--- START ---

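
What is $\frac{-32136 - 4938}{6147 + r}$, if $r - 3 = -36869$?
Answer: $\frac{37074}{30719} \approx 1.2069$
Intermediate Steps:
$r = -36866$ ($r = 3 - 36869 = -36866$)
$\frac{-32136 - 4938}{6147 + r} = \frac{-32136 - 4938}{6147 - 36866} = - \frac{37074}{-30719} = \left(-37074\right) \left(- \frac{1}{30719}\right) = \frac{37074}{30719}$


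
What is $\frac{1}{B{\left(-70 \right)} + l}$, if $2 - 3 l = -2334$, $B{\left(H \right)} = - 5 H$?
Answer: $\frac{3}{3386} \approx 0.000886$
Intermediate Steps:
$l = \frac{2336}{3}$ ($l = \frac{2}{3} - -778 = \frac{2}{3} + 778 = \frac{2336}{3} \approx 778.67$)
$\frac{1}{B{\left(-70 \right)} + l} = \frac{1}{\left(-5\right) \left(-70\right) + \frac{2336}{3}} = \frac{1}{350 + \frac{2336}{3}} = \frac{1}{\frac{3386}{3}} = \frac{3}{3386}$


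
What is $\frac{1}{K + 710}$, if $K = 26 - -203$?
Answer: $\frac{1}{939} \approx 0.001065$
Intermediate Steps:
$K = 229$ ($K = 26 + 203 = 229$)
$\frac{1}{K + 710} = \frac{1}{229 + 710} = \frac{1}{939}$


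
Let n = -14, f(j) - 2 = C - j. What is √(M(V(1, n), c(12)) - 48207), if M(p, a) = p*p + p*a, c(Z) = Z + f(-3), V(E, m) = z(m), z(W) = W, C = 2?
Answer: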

--- END ---

Among the lines in the data above, find those containing "What" and give only how many there are.

4